» **REQUIRED WORK**
Could you repeat every record below exactly as written?

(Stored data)
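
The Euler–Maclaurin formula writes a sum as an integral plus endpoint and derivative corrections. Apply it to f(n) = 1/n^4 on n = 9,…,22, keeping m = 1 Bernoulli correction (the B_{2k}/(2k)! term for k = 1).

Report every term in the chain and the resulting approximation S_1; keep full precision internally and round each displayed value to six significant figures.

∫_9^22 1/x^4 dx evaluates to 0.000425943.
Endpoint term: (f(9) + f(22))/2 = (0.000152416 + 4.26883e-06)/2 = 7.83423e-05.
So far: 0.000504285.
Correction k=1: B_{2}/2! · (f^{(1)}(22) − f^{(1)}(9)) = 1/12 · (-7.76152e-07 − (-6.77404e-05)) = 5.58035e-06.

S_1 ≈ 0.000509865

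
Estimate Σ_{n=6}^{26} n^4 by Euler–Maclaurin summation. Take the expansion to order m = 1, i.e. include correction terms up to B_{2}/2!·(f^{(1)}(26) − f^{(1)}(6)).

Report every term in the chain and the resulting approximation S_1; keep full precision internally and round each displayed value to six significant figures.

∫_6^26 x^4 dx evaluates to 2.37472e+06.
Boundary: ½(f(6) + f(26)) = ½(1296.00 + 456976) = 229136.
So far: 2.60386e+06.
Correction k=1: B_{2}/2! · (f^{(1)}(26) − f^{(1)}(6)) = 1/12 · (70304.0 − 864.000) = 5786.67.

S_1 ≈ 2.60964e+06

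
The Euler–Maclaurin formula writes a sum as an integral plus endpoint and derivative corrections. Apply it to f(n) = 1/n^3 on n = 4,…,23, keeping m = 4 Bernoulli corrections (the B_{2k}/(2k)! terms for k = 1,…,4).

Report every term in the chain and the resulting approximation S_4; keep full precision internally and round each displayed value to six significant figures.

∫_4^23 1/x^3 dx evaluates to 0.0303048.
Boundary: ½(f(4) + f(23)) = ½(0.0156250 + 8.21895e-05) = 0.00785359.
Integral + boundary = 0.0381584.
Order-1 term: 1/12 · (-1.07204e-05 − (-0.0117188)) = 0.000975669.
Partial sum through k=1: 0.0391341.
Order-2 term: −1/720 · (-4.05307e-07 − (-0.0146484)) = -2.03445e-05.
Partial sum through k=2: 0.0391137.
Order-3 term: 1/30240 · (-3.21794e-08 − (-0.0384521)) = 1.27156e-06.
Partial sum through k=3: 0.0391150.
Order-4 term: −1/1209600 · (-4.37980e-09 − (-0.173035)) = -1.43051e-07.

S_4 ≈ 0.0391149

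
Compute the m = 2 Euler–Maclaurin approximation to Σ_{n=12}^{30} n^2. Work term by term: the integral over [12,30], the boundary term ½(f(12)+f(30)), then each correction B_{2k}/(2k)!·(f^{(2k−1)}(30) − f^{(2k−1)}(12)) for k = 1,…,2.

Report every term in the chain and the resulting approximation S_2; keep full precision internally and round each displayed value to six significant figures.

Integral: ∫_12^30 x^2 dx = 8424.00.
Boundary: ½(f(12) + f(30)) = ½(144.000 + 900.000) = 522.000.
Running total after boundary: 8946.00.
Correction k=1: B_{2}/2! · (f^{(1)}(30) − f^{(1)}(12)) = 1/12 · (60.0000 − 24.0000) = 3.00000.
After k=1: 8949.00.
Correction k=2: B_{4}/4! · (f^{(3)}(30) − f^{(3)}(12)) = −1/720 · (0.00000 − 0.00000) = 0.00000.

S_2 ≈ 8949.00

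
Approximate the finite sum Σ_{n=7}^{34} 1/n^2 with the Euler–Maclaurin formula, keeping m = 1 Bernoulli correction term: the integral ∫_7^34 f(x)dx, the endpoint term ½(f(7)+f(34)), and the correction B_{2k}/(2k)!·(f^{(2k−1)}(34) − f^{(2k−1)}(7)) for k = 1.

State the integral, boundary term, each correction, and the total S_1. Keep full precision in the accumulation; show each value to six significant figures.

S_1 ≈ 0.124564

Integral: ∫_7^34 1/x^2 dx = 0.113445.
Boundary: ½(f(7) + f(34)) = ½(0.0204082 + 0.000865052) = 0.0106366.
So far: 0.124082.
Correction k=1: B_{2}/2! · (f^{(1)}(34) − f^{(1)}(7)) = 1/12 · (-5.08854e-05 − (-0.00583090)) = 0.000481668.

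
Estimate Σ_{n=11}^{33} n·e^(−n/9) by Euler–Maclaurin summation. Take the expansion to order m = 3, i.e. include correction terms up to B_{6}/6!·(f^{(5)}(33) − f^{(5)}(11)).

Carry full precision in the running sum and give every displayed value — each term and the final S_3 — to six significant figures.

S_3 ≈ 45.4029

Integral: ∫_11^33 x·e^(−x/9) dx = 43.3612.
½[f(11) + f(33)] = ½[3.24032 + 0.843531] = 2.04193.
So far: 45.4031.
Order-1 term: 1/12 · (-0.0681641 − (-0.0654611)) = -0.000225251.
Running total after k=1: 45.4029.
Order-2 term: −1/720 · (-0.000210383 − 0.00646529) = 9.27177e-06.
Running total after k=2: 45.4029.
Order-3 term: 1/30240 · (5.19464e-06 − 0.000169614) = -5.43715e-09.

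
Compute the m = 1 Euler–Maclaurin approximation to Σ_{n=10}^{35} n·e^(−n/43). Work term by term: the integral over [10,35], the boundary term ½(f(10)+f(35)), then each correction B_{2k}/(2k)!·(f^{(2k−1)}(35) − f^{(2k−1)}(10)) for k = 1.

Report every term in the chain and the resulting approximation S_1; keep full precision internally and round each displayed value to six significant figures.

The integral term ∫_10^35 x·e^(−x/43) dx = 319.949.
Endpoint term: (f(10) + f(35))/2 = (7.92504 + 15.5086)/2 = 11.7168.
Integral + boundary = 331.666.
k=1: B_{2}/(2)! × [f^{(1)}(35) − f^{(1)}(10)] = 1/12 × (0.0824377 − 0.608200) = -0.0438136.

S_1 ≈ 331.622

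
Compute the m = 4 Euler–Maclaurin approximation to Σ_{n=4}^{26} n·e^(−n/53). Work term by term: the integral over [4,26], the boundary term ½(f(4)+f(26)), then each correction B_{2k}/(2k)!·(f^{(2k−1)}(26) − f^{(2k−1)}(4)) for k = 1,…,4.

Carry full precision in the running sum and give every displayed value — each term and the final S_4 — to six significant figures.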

» **EXERCISE ANSWER**
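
The Euler–Maclaurin formula writes a sum as an integral plus endpoint and derivative corrections. Apply it to f(n) = 1/n^4 on n = 9,…,22, keeping m = 1 Bernoulli correction (the B_{2k}/(2k)! term for k = 1).

Report every term in the chain and the resulting approximation S_1; keep full precision internally and round each displayed value to six significant figures.

∫_9^22 1/x^4 dx evaluates to 0.000425943.
Endpoint term: (f(9) + f(22))/2 = (0.000152416 + 4.26883e-06)/2 = 7.83423e-05.
So far: 0.000504285.
Correction k=1: B_{2}/2! · (f^{(1)}(22) − f^{(1)}(9)) = 1/12 · (-7.76152e-07 − (-6.77404e-05)) = 5.58035e-06.

S_1 ≈ 0.000509865

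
Estimate Σ_{n=6}^{26} n^4 by Euler–Maclaurin summation. Take the expansion to order m = 1, i.e. include correction terms up to B_{2}/2!·(f^{(1)}(26) − f^{(1)}(6)).

Report every term in the chain and the resulting approximation S_1; keep full precision internally and round each displayed value to six significant figures.

∫_6^26 x^4 dx evaluates to 2.37472e+06.
Boundary: ½(f(6) + f(26)) = ½(1296.00 + 456976) = 229136.
So far: 2.60386e+06.
Correction k=1: B_{2}/2! · (f^{(1)}(26) − f^{(1)}(6)) = 1/12 · (70304.0 − 864.000) = 5786.67.

S_1 ≈ 2.60964e+06

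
The Euler–Maclaurin formula writes a sum as an integral plus endpoint and derivative corrections. Apply it to f(n) = 1/n^3 on n = 4,…,23, keeping m = 4 Bernoulli corrections (the B_{2k}/(2k)! terms for k = 1,…,4).

Report every term in the chain and the resulting approximation S_4; keep full precision internally and round each displayed value to six significant figures.

∫_4^23 1/x^3 dx evaluates to 0.0303048.
Boundary: ½(f(4) + f(23)) = ½(0.0156250 + 8.21895e-05) = 0.00785359.
Integral + boundary = 0.0381584.
Order-1 term: 1/12 · (-1.07204e-05 − (-0.0117188)) = 0.000975669.
Partial sum through k=1: 0.0391341.
Order-2 term: −1/720 · (-4.05307e-07 − (-0.0146484)) = -2.03445e-05.
Partial sum through k=2: 0.0391137.
Order-3 term: 1/30240 · (-3.21794e-08 − (-0.0384521)) = 1.27156e-06.
Partial sum through k=3: 0.0391150.
Order-4 term: −1/1209600 · (-4.37980e-09 − (-0.173035)) = -1.43051e-07.

S_4 ≈ 0.0391149

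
Compute the m = 2 Euler–Maclaurin approximation to Σ_{n=12}^{30} n^2. Work term by term: the integral over [12,30], the boundary term ½(f(12)+f(30)), then each correction B_{2k}/(2k)!·(f^{(2k−1)}(30) − f^{(2k−1)}(12)) for k = 1,…,2.

Report every term in the chain and the resulting approximation S_2; keep full precision internally and round each displayed value to six significant figures.

Integral: ∫_12^30 x^2 dx = 8424.00.
Boundary: ½(f(12) + f(30)) = ½(144.000 + 900.000) = 522.000.
Running total after boundary: 8946.00.
Correction k=1: B_{2}/2! · (f^{(1)}(30) − f^{(1)}(12)) = 1/12 · (60.0000 − 24.0000) = 3.00000.
After k=1: 8949.00.
Correction k=2: B_{4}/4! · (f^{(3)}(30) − f^{(3)}(12)) = −1/720 · (0.00000 − 0.00000) = 0.00000.

S_2 ≈ 8949.00

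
Approximate the finite sum Σ_{n=7}^{34} 1/n^2 with the Euler–Maclaurin formula, keeping m = 1 Bernoulli correction term: the integral ∫_7^34 f(x)dx, the endpoint term ½(f(7)+f(34)), and the correction B_{2k}/(2k)!·(f^{(2k−1)}(34) − f^{(2k−1)}(7)) for k = 1.

State the integral, boundary term, each correction, and the total S_1. Keep full precision in the accumulation; show each value to six significant figures.

S_1 ≈ 0.124564

Integral: ∫_7^34 1/x^2 dx = 0.113445.
Boundary: ½(f(7) + f(34)) = ½(0.0204082 + 0.000865052) = 0.0106366.
So far: 0.124082.
Correction k=1: B_{2}/2! · (f^{(1)}(34) − f^{(1)}(7)) = 1/12 · (-5.08854e-05 − (-0.00583090)) = 0.000481668.

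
Estimate Σ_{n=11}^{33} n·e^(−n/9) by Euler–Maclaurin summation. Take the expansion to order m = 3, i.e. include correction terms up to B_{6}/6!·(f^{(5)}(33) − f^{(5)}(11)).

Carry full precision in the running sum and give every displayed value — each term and the final S_3 — to six significant figures.

S_3 ≈ 45.4029

Integral: ∫_11^33 x·e^(−x/9) dx = 43.3612.
½[f(11) + f(33)] = ½[3.24032 + 0.843531] = 2.04193.
So far: 45.4031.
Order-1 term: 1/12 · (-0.0681641 − (-0.0654611)) = -0.000225251.
Running total after k=1: 45.4029.
Order-2 term: −1/720 · (-0.000210383 − 0.00646529) = 9.27177e-06.
Running total after k=2: 45.4029.
Order-3 term: 1/30240 · (5.19464e-06 − 0.000169614) = -5.43715e-09.

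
Compute the m = 1 Euler–Maclaurin approximation to Σ_{n=10}^{35} n·e^(−n/43). Work term by term: the integral over [10,35], the boundary term ½(f(10)+f(35)), then each correction B_{2k}/(2k)!·(f^{(2k−1)}(35) − f^{(2k−1)}(10)) for k = 1.

Report every term in the chain and the resulting approximation S_1; keep full precision internally and round each displayed value to six significant figures.

The integral term ∫_10^35 x·e^(−x/43) dx = 319.949.
Endpoint term: (f(10) + f(35))/2 = (7.92504 + 15.5086)/2 = 11.7168.
Integral + boundary = 331.666.
k=1: B_{2}/(2)! × [f^{(1)}(35) − f^{(1)}(10)] = 1/12 × (0.0824377 − 0.608200) = -0.0438136.

S_1 ≈ 331.622

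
Compute the m = 4 Euler–Maclaurin approximation to Σ_{n=4}^{26} n·e^(−n/53). Work term by term: the integral over [4,26], the boundary term ½(f(4)+f(26)), then each correction B_{2k}/(2k)!·(f^{(2k−1)}(26) − f^{(2k−1)}(4)) for k = 1,…,4.

Carry full precision in the running sum and give every displayed value — each term and the final S_4 — to six significant figures.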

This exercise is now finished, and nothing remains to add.